Collected data entries
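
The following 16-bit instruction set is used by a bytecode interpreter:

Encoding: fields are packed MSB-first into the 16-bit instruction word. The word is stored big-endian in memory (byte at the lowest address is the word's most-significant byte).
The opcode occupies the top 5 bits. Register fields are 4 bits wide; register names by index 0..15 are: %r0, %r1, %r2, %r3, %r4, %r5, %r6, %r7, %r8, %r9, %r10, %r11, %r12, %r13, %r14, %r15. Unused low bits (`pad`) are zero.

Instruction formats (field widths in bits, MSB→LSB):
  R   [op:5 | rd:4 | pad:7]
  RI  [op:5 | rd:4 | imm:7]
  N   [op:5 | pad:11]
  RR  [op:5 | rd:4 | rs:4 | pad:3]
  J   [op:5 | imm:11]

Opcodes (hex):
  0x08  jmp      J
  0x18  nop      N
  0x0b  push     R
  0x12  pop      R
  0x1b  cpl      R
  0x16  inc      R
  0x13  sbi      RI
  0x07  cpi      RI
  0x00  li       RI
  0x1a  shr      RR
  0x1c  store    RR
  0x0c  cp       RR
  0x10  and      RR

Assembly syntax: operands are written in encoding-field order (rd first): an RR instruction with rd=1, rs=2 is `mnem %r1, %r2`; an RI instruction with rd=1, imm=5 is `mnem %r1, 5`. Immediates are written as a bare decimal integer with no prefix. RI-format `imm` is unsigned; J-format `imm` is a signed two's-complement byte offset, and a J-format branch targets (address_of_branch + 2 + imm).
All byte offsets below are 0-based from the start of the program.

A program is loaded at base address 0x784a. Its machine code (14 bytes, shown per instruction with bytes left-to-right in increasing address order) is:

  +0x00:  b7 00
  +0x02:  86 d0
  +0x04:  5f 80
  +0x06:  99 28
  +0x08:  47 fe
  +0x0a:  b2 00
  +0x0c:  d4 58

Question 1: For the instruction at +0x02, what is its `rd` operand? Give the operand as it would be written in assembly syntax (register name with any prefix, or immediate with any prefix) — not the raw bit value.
off 0x02: read 86 d0 as big → 0x86d0
  top 5b → 0x10 → and [RR]
  [10:7] rd=13 = %r13
  [6:3] rs=10 = %r10

%r13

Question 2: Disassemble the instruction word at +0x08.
jmp -2

@+08  big-endian(47 fe) = 0x47fe
  top 5b → 0x8 → jmp [J]
  imm: (w>>0)&0x7ff=0x7fe (s11→-2) → -2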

• [Problem] Print out the records exactly as they were entered.

• [Task answer]
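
The following 16-bit instruction set is used by a bytecode interpreter:

Encoding: fields are packed MSB-first into the 16-bit instruction word. The word is stored big-endian in memory (byte at the lowest address is the word's most-significant byte).
The opcode occupies the top 5 bits. Register fields are 4 bits wide; register names by index 0..15 are: %r0, %r1, %r2, %r3, %r4, %r5, %r6, %r7, %r8, %r9, %r10, %r11, %r12, %r13, %r14, %r15. Unused low bits (`pad`) are zero.

Instruction formats (field widths in bits, MSB→LSB):
  R   [op:5 | rd:4 | pad:7]
  RI  [op:5 | rd:4 | imm:7]
  N   [op:5 | pad:11]
  RR  [op:5 | rd:4 | rs:4 | pad:3]
  J   [op:5 | imm:11]

Opcodes (hex):
  0x08  jmp      J
  0x18  nop      N
  0x0b  push     R
  0x12  pop      R
  0x1b  cpl      R
  0x16  inc      R
  0x13  sbi      RI
  0x07  cpi      RI
  0x00  li       RI
  0x1a  shr      RR
  0x1c  store    RR
  0x0c  cp       RR
  0x10  and      RR

Assembly syntax: operands are written in encoding-field order (rd first): an RR instruction with rd=1, rs=2 is `mnem %r1, %r2`; an RI instruction with rd=1, imm=5 is `mnem %r1, 5`. Immediates are written as a bare decimal integer with no prefix. RI-format `imm` is unsigned; J-format `imm` is a signed two's-complement byte offset, and a J-format branch targets (address_of_branch + 2 + imm).
All byte offsets below are 0-based from the start of the program.

A program is loaded at base address 0x784a. Its machine code (14 bytes, shown per instruction with bytes left-to-right in increasing address order) is:

  +0x00:  b7 00
  +0x02:  86 d0
  +0x04:  5f 80
  +0x06:  99 28
  +0x08:  47 fe
  +0x0a:  b2 00
  +0x0c:  d4 58

Question 1: For the instruction at +0x02, what is its `rd` operand? Give the operand as it would be written in assembly syntax (register name with any prefix, or immediate with any prefix) — not the raw bit value.
off 0x02: read 86 d0 as big → 0x86d0
  top 5b → 0x10 → and [RR]
  [10:7] rd=13 = %r13
  [6:3] rs=10 = %r10

%r13

Question 2: Disassemble the instruction word at +0x08.
jmp -2

@+08  big-endian(47 fe) = 0x47fe
  top 5b → 0x8 → jmp [J]
  imm: (w>>0)&0x7ff=0x7fe (s11→-2) → -2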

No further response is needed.